((

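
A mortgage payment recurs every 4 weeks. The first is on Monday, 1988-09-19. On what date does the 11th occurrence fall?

1989-06-26

The 11th occurrence is 10 intervals after the first: 10 × 28 = 280 days after 1988-09-19.
September has 30 days — 11 days to the end of September leaves 269.
October has 31 days (238 left).
November has 30 days (208 left).
December has 31 days (177 left).
January has 31 days (146 left).
February has 28 days (118 left).
March has 31 days (87 left).
April has 30 days (57 left).
May has 31 days (26 left).
26 days into June → 1989-06-26.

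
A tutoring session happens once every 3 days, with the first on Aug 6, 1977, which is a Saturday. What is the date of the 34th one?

The 34th occurrence is 33 intervals after the first: 33 × 3 = 99 days after Aug 6, 1977.
Aug has 31 days — 25 days to the end of Aug leaves 74.
Sep has 30 days (44 left).
Oct has 31 days (13 left).
13 days into Nov → Nov 13, 1977.

Nov 13, 1977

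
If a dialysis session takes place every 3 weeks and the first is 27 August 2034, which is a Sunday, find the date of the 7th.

31 December 2034

The 7th occurrence is 6 intervals after the first: 6 × 21 = 126 days after 27 August 2034.
August has 31 days — 4 days to the end of August leaves 122.
September has 30 days (92 left).
October has 31 days (61 left).
November has 30 days (31 left).
31 days into December → 31 December 2034.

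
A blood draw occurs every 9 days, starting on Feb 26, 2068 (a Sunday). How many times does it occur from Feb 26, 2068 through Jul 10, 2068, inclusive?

16

Occurrences land 9·i days after Feb 26, 2068 for i = 0, 1, 2, …
The window opens on the start date, so the first occurrence inside is #1 on Feb 26, 2068.
Jul 10, 2068 is 135 days after the start; 135 ÷ 9 = 15 remainder 0. Last occurrence in the window: #16 on Jul 10, 2068.
Occurrences #1 through #16: 16 in total.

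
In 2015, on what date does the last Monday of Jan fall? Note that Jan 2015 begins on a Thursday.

Jan 26, 2015

Jan 2015 begins on a Thursday, so the first Monday is Jan 5 (4 days later).
Jan 2015 has 31 days. Adding weeks: 5, 12, 19, 26 — the last one ≤ 31 is the 26th.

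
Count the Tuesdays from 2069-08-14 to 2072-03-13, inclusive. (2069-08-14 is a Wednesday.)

2069-08-14 is a Wednesday; the first Tuesday on or after it is 2069-08-20 (6 days later).
From 2069-08-20 to 2072-03-13: 133 + 365 + 365 + 73 = 936 days (rest of 2069, 2070, 2071, to 2072-03-13 in 2072).
936 ÷ 7 = 133 full weeks with remainder 5, so 133 more Tuesdays after the first → 134.

134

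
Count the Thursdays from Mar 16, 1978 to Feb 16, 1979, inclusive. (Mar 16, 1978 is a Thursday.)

Mar 16, 1978 is a Thursday; the first Thursday on or after it is Mar 16, 1978.
From Mar 16, 1978 to Feb 16, 1979: 290 + 47 = 337 days (rest of 1978, to Feb 16, 1979 in 1979).
337 ÷ 7 = 48 full weeks with remainder 1, so 48 more Thursdays after the first → 49.

49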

))

→ What the exercise asks
Repeat the data in full, keeping each word exactly as it is.

→ Solution below
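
A mortgage payment recurs every 4 weeks. The first is on Monday, 1988-09-19. On what date does the 11th occurrence fall?

1989-06-26

The 11th occurrence is 10 intervals after the first: 10 × 28 = 280 days after 1988-09-19.
September has 30 days — 11 days to the end of September leaves 269.
October has 31 days (238 left).
November has 30 days (208 left).
December has 31 days (177 left).
January has 31 days (146 left).
February has 28 days (118 left).
March has 31 days (87 left).
April has 30 days (57 left).
May has 31 days (26 left).
26 days into June → 1989-06-26.

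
A tutoring session happens once every 3 days, with the first on Aug 6, 1977, which is a Saturday. What is the date of the 34th one?

The 34th occurrence is 33 intervals after the first: 33 × 3 = 99 days after Aug 6, 1977.
Aug has 31 days — 25 days to the end of Aug leaves 74.
Sep has 30 days (44 left).
Oct has 31 days (13 left).
13 days into Nov → Nov 13, 1977.

Nov 13, 1977

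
If a dialysis session takes place every 3 weeks and the first is 27 August 2034, which is a Sunday, find the date of the 7th.

31 December 2034

The 7th occurrence is 6 intervals after the first: 6 × 21 = 126 days after 27 August 2034.
August has 31 days — 4 days to the end of August leaves 122.
September has 30 days (92 left).
October has 31 days (61 left).
November has 30 days (31 left).
31 days into December → 31 December 2034.

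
A blood draw occurs every 9 days, starting on Feb 26, 2068 (a Sunday). How many times does it occur from Feb 26, 2068 through Jul 10, 2068, inclusive?

16

Occurrences land 9·i days after Feb 26, 2068 for i = 0, 1, 2, …
The window opens on the start date, so the first occurrence inside is #1 on Feb 26, 2068.
Jul 10, 2068 is 135 days after the start; 135 ÷ 9 = 15 remainder 0. Last occurrence in the window: #16 on Jul 10, 2068.
Occurrences #1 through #16: 16 in total.

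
In 2015, on what date does the last Monday of Jan fall? Note that Jan 2015 begins on a Thursday.

Jan 26, 2015

Jan 2015 begins on a Thursday, so the first Monday is Jan 5 (4 days later).
Jan 2015 has 31 days. Adding weeks: 5, 12, 19, 26 — the last one ≤ 31 is the 26th.

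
Count the Tuesdays from 2069-08-14 to 2072-03-13, inclusive. (2069-08-14 is a Wednesday.)

2069-08-14 is a Wednesday; the first Tuesday on or after it is 2069-08-20 (6 days later).
From 2069-08-20 to 2072-03-13: 133 + 365 + 365 + 73 = 936 days (rest of 2069, 2070, 2071, to 2072-03-13 in 2072).
936 ÷ 7 = 133 full weeks with remainder 5, so 133 more Tuesdays after the first → 134.

134

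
Count the Thursdays from Mar 16, 1978 to Feb 16, 1979, inclusive. (Mar 16, 1978 is a Thursday.)

Mar 16, 1978 is a Thursday; the first Thursday on or after it is Mar 16, 1978.
From Mar 16, 1978 to Feb 16, 1979: 290 + 47 = 337 days (rest of 1978, to Feb 16, 1979 in 1979).
337 ÷ 7 = 48 full weeks with remainder 1, so 48 more Thursdays after the first → 49.

49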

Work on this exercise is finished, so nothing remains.